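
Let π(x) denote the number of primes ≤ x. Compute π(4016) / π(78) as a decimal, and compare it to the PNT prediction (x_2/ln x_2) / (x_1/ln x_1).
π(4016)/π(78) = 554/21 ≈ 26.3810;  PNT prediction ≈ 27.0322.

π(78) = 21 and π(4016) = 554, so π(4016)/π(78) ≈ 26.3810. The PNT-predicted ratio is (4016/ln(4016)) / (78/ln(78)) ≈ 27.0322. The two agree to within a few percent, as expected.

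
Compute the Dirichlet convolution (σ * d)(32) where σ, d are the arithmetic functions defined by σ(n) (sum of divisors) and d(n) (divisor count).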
* * *
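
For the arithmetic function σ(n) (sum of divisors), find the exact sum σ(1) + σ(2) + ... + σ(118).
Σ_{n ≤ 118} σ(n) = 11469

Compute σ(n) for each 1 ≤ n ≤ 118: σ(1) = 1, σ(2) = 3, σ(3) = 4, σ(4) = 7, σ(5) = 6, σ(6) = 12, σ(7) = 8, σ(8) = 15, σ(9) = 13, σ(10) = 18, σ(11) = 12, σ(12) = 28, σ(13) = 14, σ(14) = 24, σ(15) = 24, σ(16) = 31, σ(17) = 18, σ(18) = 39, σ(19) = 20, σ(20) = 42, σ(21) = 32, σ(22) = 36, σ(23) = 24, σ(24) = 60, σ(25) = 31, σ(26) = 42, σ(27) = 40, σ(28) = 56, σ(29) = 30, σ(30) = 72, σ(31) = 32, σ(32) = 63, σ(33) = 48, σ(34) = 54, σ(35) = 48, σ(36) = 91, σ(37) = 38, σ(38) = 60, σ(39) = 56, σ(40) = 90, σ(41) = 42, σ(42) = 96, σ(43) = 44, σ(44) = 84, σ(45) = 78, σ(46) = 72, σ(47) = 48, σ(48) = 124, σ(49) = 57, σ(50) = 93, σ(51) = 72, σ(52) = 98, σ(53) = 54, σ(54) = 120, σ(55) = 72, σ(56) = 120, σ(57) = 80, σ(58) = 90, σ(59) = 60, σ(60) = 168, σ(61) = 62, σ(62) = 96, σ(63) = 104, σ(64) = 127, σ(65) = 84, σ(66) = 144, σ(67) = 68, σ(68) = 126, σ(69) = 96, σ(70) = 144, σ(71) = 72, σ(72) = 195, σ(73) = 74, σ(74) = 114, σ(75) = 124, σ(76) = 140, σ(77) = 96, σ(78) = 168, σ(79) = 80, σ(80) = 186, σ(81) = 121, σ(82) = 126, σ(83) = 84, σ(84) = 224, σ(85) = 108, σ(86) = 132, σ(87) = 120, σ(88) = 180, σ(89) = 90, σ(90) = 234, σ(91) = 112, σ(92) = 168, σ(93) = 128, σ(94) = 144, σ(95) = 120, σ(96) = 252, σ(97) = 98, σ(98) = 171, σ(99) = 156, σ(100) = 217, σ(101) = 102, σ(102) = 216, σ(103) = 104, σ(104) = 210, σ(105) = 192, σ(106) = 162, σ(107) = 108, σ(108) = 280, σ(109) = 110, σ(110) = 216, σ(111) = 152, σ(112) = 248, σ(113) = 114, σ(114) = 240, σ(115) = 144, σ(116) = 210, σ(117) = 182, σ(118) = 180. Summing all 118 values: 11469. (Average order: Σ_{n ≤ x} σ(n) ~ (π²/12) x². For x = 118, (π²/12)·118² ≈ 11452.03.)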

> _Work order_
Of the entries above, transcribe exactly those lines that fall between the line containing "Let π(x) denote" and the line containing "Compute the Dirichlet", together with those two lines.

> _Result_
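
Let π(x) denote the number of primes ≤ x. Compute π(4016) / π(78) as a decimal, and compare it to the PNT prediction (x_2/ln x_2) / (x_1/ln x_1).
π(4016)/π(78) = 554/21 ≈ 26.3810;  PNT prediction ≈ 27.0322.

π(78) = 21 and π(4016) = 554, so π(4016)/π(78) ≈ 26.3810. The PNT-predicted ratio is (4016/ln(4016)) / (78/ln(78)) ≈ 27.0322. The two agree to within a few percent, as expected.

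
Compute the Dirichlet convolution (σ * d)(32) where σ, d are the arithmetic functions defined by σ(n) (sum of divisors) and d(n) (divisor count).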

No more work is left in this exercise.